» **Task to complete**
Could you print the entries below exactly, starting at the line that contains "Among P1 tickets, 41" and stopping after the last one?
START Information supplied
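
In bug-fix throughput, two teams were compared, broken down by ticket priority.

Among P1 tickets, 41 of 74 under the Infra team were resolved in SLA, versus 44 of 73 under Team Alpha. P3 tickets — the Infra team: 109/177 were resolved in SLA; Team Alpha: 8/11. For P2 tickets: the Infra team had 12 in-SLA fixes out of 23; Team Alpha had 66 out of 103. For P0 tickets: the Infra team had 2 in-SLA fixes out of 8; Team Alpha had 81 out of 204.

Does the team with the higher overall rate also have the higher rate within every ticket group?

No

P1: the Infra team 41/74 = 55.4%, Team Alpha 44/73 = 60.3% → Team Alpha
P3: the Infra team 109/177 = 61.6%, Team Alpha 8/11 = 72.7% → Team Alpha
P2: the Infra team 12/23 = 52.2%, Team Alpha 66/103 = 64.1% → Team Alpha
P0: the Infra team 2/8 = 25.0%, Team Alpha 81/204 = 39.7% → Team Alpha
Overall: the Infra team 164/282 = 58.2%, Team Alpha 199/391 = 50.9% → the Infra team
Team Alpha wins each ticket group but the Infra team wins overall — the comparison reverses. Team Alpha's tickets skew toward P0, which has a lower base rate.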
END Information supplied
» **Task response**
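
Among P1 tickets, 41 of 74 under the Infra team were resolved in SLA, versus 44 of 73 under Team Alpha. P3 tickets — the Infra team: 109/177 were resolved in SLA; Team Alpha: 8/11. For P2 tickets: the Infra team had 12 in-SLA fixes out of 23; Team Alpha had 66 out of 103. For P0 tickets: the Infra team had 2 in-SLA fixes out of 8; Team Alpha had 81 out of 204.

Does the team with the higher overall rate also have the higher rate within every ticket group?

No

P1: the Infra team 41/74 = 55.4%, Team Alpha 44/73 = 60.3% → Team Alpha
P3: the Infra team 109/177 = 61.6%, Team Alpha 8/11 = 72.7% → Team Alpha
P2: the Infra team 12/23 = 52.2%, Team Alpha 66/103 = 64.1% → Team Alpha
P0: the Infra team 2/8 = 25.0%, Team Alpha 81/204 = 39.7% → Team Alpha
Overall: the Infra team 164/282 = 58.2%, Team Alpha 199/391 = 50.9% → the Infra team
Team Alpha wins each ticket group but the Infra team wins overall — the comparison reverses. Team Alpha's tickets skew toward P0, which has a lower base rate.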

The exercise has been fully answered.